**What is expected:**
From the records below, find each line with the string "PeerGroup" and copy it.

**Data listing:**
* * * * * * *

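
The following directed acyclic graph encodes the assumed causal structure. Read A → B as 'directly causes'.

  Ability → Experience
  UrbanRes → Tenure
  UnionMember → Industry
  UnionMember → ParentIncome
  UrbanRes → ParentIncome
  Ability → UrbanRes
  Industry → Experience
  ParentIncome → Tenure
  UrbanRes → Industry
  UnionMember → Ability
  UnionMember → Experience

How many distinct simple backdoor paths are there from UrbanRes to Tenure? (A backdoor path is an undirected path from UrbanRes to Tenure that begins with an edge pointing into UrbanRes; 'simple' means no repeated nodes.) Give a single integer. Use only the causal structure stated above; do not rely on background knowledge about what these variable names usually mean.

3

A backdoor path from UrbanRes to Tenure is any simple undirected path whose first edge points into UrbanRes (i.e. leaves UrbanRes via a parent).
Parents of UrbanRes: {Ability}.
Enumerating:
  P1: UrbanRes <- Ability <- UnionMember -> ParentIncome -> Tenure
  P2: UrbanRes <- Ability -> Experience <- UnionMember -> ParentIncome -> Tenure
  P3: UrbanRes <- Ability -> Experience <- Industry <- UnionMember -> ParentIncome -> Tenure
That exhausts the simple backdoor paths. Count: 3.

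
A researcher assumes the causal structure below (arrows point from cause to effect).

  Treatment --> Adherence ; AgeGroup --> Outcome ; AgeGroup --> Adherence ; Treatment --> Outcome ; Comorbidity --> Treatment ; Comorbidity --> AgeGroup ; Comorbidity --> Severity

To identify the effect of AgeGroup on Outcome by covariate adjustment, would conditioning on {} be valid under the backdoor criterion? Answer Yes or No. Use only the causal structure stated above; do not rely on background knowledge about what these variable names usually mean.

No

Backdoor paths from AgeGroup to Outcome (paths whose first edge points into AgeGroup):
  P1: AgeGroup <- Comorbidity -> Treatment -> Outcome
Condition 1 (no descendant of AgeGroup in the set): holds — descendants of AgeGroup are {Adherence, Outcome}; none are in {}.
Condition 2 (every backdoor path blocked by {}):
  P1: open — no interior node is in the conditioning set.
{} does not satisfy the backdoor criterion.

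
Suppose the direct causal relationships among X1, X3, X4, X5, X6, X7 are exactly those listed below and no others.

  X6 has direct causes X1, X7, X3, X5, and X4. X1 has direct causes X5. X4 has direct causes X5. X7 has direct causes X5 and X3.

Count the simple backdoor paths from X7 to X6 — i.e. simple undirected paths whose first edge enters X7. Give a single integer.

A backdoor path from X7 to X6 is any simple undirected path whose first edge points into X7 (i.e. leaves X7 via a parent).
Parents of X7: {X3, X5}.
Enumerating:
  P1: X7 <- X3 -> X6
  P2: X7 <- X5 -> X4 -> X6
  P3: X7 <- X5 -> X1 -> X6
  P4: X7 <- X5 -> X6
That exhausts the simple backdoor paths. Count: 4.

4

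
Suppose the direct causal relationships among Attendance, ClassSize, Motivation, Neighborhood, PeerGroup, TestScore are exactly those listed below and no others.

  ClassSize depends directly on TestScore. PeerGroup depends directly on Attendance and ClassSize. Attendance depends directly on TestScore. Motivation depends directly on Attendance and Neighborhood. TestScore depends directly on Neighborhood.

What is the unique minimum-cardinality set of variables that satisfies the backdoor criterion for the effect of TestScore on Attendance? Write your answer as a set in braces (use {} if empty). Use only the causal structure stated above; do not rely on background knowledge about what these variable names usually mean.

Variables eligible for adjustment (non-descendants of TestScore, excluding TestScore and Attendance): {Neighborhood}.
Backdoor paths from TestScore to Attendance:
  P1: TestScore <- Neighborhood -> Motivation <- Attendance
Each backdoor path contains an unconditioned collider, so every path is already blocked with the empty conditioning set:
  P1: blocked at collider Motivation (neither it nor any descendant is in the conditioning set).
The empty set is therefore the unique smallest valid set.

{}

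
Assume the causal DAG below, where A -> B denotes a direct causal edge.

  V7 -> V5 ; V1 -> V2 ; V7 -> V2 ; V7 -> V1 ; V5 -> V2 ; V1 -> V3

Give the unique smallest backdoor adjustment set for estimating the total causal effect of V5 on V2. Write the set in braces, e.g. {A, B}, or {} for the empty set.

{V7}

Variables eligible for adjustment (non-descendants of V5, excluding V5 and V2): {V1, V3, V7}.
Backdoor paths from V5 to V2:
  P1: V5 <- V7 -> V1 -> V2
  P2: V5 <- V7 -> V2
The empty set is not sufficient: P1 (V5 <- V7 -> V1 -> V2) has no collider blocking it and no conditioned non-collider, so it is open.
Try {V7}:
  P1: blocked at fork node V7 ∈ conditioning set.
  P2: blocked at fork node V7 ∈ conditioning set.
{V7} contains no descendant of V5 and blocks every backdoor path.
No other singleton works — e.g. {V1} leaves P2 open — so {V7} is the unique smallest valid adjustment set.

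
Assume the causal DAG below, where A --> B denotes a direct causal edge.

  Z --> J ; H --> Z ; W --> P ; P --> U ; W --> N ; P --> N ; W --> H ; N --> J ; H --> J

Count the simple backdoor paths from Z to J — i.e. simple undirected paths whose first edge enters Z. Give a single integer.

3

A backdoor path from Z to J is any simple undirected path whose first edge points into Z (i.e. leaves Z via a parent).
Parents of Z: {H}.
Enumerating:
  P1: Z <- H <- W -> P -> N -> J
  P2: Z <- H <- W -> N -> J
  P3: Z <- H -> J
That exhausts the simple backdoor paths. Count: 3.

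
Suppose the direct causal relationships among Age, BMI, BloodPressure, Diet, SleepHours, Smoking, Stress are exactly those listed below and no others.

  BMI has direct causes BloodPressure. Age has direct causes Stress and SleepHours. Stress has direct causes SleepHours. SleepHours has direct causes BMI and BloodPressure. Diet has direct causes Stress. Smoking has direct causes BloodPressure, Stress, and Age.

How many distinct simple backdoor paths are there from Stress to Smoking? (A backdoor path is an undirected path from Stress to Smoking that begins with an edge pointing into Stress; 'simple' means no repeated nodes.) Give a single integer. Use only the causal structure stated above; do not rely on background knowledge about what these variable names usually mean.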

* * * * * * *

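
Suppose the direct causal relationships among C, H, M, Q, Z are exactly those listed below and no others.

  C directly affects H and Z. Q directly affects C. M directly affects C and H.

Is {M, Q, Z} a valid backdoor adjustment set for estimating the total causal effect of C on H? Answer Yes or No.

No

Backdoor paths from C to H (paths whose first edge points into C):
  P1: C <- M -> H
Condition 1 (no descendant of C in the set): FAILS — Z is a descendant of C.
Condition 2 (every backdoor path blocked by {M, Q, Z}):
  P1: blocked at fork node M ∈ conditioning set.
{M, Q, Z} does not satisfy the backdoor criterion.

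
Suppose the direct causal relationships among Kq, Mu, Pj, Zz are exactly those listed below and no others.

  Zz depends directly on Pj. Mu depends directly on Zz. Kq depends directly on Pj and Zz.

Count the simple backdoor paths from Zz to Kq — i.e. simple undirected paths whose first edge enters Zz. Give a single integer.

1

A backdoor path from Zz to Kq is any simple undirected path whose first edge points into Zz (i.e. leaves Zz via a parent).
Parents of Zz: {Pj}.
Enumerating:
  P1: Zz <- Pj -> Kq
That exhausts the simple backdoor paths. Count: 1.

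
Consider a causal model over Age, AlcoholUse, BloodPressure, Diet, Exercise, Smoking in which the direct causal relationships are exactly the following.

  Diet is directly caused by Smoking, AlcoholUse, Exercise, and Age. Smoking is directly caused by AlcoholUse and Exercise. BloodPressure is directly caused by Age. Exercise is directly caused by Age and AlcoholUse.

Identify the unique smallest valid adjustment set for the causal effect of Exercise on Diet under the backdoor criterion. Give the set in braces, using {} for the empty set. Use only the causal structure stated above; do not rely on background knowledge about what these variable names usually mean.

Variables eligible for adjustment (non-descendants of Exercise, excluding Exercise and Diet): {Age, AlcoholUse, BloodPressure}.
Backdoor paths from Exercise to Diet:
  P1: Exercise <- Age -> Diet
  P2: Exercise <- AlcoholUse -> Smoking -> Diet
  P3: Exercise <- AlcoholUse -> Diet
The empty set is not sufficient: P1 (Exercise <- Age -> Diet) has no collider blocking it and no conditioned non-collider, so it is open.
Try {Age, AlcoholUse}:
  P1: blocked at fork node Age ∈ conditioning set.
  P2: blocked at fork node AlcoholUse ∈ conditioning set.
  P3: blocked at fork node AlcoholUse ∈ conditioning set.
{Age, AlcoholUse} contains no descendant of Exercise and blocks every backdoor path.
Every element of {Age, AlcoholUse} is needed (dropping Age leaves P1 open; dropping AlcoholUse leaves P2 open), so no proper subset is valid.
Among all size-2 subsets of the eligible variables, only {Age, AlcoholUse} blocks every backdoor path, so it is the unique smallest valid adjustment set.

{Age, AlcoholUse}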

* * * * * * *

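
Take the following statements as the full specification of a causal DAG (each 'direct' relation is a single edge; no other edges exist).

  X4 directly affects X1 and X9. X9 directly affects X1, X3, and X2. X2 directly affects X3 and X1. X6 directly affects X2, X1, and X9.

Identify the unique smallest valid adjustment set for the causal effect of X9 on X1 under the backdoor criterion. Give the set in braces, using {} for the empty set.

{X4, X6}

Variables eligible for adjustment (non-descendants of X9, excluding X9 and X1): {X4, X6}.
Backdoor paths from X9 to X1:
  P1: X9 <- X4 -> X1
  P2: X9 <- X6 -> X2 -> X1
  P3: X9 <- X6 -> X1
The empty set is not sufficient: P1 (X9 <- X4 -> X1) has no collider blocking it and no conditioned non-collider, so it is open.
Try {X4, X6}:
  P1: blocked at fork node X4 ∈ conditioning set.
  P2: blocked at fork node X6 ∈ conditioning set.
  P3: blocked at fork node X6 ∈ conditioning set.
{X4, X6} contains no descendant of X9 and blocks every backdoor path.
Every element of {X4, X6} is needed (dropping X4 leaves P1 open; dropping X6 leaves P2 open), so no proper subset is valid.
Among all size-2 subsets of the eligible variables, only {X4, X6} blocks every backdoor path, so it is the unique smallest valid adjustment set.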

* * * * * * *

**Solution to this problem:**
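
Suppose the direct causal relationships among Attendance, ClassSize, Motivation, Neighborhood, PeerGroup, TestScore are exactly those listed below and no others.
  ClassSize depends directly on TestScore. PeerGroup depends directly on Attendance and ClassSize. Attendance depends directly on TestScore. Motivation depends directly on Attendance and Neighborhood. TestScore depends directly on Neighborhood.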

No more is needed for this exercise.